Scan the following material for the string "vertices" and copy each line in which it appears.

___ Material to process

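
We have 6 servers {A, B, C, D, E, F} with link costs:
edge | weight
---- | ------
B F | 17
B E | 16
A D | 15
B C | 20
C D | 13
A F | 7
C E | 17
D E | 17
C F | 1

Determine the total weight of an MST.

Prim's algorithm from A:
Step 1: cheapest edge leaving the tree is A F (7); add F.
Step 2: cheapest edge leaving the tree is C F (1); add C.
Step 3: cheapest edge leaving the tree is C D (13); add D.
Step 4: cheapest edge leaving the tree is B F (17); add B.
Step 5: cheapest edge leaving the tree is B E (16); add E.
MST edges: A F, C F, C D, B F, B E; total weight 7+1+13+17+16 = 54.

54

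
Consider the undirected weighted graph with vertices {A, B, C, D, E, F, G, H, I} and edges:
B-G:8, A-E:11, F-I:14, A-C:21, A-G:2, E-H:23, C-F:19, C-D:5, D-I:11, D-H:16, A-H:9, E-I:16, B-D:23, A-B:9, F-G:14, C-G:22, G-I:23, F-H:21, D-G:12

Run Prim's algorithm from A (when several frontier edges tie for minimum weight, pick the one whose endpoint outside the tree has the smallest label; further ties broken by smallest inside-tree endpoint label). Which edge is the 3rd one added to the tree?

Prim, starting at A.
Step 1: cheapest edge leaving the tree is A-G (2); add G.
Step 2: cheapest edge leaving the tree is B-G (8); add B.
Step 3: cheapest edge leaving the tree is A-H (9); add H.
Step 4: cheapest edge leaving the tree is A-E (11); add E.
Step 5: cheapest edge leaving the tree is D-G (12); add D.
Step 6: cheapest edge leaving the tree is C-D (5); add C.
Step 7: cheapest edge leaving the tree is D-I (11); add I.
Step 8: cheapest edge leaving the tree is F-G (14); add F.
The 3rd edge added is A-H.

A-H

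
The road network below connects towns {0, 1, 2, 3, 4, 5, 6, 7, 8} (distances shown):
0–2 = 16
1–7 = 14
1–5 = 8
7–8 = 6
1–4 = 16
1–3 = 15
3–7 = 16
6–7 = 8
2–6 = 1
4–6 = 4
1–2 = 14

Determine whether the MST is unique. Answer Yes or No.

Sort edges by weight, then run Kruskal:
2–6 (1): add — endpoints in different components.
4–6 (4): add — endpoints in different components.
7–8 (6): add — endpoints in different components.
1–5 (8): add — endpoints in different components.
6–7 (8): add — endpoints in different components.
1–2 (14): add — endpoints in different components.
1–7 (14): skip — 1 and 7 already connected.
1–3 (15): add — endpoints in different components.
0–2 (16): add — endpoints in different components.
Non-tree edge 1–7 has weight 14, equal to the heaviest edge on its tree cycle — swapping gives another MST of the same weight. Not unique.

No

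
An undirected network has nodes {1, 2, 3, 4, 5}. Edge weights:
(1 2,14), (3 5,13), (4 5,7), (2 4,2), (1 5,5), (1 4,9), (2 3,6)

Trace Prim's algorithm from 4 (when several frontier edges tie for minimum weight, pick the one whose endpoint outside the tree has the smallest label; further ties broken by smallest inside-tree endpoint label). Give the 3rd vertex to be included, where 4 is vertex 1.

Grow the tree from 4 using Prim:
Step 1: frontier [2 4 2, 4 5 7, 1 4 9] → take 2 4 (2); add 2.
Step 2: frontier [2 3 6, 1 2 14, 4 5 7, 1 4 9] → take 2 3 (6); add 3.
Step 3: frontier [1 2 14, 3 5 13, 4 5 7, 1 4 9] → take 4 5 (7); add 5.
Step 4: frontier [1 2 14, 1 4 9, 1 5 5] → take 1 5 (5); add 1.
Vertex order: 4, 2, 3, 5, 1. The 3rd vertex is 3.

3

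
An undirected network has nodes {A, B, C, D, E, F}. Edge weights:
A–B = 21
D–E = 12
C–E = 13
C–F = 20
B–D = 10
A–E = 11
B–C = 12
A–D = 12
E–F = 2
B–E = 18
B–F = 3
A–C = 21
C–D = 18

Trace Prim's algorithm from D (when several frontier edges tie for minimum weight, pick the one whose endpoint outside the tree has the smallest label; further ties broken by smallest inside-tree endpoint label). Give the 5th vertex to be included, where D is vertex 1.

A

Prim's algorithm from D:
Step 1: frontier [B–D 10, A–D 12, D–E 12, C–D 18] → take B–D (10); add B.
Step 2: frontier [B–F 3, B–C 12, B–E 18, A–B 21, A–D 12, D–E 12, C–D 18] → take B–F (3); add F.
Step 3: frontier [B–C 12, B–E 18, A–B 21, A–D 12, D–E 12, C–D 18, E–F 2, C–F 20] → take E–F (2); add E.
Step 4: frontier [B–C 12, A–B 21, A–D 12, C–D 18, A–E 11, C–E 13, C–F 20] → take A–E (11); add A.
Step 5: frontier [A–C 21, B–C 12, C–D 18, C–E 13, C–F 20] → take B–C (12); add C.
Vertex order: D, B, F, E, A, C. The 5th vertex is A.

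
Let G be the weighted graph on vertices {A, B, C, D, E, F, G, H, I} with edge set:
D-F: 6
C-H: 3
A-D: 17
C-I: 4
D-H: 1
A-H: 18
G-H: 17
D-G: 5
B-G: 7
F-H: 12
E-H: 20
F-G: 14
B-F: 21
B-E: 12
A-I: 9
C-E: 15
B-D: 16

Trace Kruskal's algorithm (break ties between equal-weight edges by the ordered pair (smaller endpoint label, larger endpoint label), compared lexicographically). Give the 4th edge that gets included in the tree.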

______

◆ Written response
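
Consider the undirected weighted graph with vertices {A, B, C, D, E, F, G, H, I} and edges:
Let G be the weighted graph on vertices {A, B, C, D, E, F, G, H, I} with edge set: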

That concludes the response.